== Dataset entries
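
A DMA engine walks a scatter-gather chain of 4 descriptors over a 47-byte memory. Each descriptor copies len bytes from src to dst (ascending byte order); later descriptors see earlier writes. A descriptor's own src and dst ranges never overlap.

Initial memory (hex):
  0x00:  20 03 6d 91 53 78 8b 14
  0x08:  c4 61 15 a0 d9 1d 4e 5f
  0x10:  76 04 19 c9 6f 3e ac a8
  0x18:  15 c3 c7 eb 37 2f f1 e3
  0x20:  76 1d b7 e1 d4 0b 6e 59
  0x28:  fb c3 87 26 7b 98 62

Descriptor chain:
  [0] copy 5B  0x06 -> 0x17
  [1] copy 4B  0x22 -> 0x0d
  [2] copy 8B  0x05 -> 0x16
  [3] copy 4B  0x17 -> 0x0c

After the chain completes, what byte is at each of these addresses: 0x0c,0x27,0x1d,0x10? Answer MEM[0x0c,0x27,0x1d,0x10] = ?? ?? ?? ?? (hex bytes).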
====
== Dataset entries
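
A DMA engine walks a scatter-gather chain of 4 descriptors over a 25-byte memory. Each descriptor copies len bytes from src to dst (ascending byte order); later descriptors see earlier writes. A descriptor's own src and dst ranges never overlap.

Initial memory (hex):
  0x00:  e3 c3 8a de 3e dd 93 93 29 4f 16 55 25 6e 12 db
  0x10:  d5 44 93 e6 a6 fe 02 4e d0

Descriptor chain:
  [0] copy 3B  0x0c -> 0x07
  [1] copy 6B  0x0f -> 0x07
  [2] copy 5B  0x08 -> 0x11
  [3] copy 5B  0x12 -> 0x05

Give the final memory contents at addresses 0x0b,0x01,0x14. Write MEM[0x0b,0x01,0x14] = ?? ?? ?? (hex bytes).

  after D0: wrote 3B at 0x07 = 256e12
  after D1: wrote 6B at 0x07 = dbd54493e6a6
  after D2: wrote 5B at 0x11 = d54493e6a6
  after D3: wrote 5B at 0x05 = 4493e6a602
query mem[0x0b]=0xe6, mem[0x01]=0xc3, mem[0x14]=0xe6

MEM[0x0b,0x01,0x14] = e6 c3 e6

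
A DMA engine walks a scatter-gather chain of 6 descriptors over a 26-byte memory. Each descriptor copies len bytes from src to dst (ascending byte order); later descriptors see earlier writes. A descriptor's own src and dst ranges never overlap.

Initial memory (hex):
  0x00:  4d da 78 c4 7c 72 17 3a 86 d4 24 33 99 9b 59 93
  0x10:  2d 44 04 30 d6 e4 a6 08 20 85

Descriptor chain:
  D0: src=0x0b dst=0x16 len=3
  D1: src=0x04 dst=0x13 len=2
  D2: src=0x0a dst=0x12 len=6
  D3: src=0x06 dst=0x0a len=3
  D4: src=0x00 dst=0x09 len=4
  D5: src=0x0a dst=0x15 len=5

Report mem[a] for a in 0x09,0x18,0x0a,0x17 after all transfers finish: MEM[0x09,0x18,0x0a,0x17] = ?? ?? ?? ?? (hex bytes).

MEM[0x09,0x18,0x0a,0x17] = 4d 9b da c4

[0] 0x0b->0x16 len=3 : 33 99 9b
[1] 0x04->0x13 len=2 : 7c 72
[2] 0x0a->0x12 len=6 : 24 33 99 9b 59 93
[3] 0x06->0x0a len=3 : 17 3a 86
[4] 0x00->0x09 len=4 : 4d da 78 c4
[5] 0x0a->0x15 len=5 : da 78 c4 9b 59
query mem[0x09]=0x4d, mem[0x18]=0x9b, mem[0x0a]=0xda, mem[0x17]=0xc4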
====
== Dataset entries
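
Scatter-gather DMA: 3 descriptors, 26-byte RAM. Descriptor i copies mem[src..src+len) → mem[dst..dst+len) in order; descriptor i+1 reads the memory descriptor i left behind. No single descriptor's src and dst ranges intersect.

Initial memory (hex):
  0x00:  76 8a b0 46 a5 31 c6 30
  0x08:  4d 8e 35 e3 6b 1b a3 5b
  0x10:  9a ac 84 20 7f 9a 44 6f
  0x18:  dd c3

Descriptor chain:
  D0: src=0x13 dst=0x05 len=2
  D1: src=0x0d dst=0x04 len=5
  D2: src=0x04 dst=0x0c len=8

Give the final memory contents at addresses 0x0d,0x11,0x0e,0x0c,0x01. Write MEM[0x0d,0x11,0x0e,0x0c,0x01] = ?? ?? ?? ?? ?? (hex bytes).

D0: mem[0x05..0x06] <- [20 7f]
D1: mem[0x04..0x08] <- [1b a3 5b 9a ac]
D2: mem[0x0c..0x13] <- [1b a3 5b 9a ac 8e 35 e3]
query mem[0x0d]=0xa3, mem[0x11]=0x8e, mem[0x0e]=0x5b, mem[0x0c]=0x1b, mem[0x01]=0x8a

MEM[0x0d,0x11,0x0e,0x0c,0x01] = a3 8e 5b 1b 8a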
====
**Work item:** Print the lines above from the one with "6b 1b a3 5b" through the one with "D2: src=0x04 dst=0x0c len=8", both included, exactly as written and nothing more.

**Response area:**
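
  0x08:  4d 8e 35 e3 6b 1b a3 5b
  0x10:  9a ac 84 20 7f 9a 44 6f
  0x18:  dd c3

Descriptor chain:
  D0: src=0x13 dst=0x05 len=2
  D1: src=0x0d dst=0x04 len=5
  D2: src=0x04 dst=0x0c len=8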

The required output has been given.